Entries taken from a collection:
★ ★ ★
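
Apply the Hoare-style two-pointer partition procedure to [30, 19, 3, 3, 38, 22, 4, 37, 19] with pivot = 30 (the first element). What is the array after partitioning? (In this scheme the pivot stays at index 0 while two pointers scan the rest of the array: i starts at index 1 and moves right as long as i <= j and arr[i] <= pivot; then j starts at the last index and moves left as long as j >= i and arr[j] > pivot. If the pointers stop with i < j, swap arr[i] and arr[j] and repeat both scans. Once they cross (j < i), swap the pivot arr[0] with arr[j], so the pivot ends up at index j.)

Hoare-style two-pointer partition with pivot = 30:

Initial array: [30, 19, 3, 3, 38, 22, 4, 37, 19]

Pointers start at i = 1, j = 8.
i stops at index 4 (arr[4]=38 > 30), j stops at index 8 (arr[8]=19 <= 30): swap arr[4] and arr[8], array becomes [30, 19, 3, 3, 19, 22, 4, 37, 38]
i ends at 7, j ends at 6: the pointers have crossed (j < i), so scanning stops.

Swap pivot arr[0] with arr[6] to place pivot at position 6: [4, 19, 3, 3, 19, 22, 30, 37, 38]
Pivot position: 6

After partitioning with pivot 30, the array becomes [4, 19, 3, 3, 19, 22, 30, 37, 38]. The pivot is placed at index 6. All elements to the left of the pivot are <= 30, and all elements to the right are > 30.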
★ ★ ★
### [Exercise brief]
The records above are to be given again in full, exactly as written.

### [Output below]
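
Apply the Hoare-style two-pointer partition procedure to [30, 19, 3, 3, 38, 22, 4, 37, 19] with pivot = 30 (the first element). What is the array after partitioning? (In this scheme the pivot stays at index 0 while two pointers scan the rest of the array: i starts at index 1 and moves right as long as i <= j and arr[i] <= pivot; then j starts at the last index and moves left as long as j >= i and arr[j] > pivot. If the pointers stop with i < j, swap arr[i] and arr[j] and repeat both scans. Once they cross (j < i), swap the pivot arr[0] with arr[j], so the pivot ends up at index j.)

Hoare-style two-pointer partition with pivot = 30:

Initial array: [30, 19, 3, 3, 38, 22, 4, 37, 19]

Pointers start at i = 1, j = 8.
i stops at index 4 (arr[4]=38 > 30), j stops at index 8 (arr[8]=19 <= 30): swap arr[4] and arr[8], array becomes [30, 19, 3, 3, 19, 22, 4, 37, 38]
i ends at 7, j ends at 6: the pointers have crossed (j < i), so scanning stops.

Swap pivot arr[0] with arr[6] to place pivot at position 6: [4, 19, 3, 3, 19, 22, 30, 37, 38]
Pivot position: 6

After partitioning with pivot 30, the array becomes [4, 19, 3, 3, 19, 22, 30, 37, 38]. The pivot is placed at index 6. All elements to the left of the pivot are <= 30, and all elements to the right are > 30.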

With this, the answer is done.